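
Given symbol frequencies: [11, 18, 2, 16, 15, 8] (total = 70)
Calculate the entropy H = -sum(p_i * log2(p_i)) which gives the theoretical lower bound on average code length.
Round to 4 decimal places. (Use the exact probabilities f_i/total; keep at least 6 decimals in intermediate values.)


Per-symbol terms -p_i * log2(p_i) with p_i = f_i/70:
  p = 11/70 = 0.157143: log2(p) = -2.669851, -p*log2(p) = 0.419548
  p = 18/70 = 0.257143: log2(p) = -1.959358, -p*log2(p) = 0.503835
  p = 2/70 = 0.028571: log2(p) = -5.129283, -p*log2(p) = 0.146551
  p = 16/70 = 0.228571: log2(p) = -2.129283, -p*log2(p) = 0.486693
  p = 15/70 = 0.214286: log2(p) = -2.222392, -p*log2(p) = 0.476227
  p = 8/70 = 0.114286: log2(p) = -3.129283, -p*log2(p) = 0.357632
H = 0.419548 + 0.503835 + 0.146551 + 0.486693 + 0.476227 + 0.357632 = 2.390486

H = 2.3905 bits/symbol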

▸ PROBLEM REQUIREMENTS
Retype the data in full, exactly.

▸ SOLUTION TO THIS PROBLEM
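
Given symbol frequencies: [11, 18, 2, 16, 15, 8] (total = 70)
Calculate the entropy H = -sum(p_i * log2(p_i)) which gives the theoretical lower bound on average code length.
Round to 4 decimal places. (Use the exact probabilities f_i/total; keep at least 6 decimals in intermediate values.)


Per-symbol terms -p_i * log2(p_i) with p_i = f_i/70:
  p = 11/70 = 0.157143: log2(p) = -2.669851, -p*log2(p) = 0.419548
  p = 18/70 = 0.257143: log2(p) = -1.959358, -p*log2(p) = 0.503835
  p = 2/70 = 0.028571: log2(p) = -5.129283, -p*log2(p) = 0.146551
  p = 16/70 = 0.228571: log2(p) = -2.129283, -p*log2(p) = 0.486693
  p = 15/70 = 0.214286: log2(p) = -2.222392, -p*log2(p) = 0.476227
  p = 8/70 = 0.114286: log2(p) = -3.129283, -p*log2(p) = 0.357632
H = 0.419548 + 0.503835 + 0.146551 + 0.486693 + 0.476227 + 0.357632 = 2.390486

H = 2.3905 bits/symbol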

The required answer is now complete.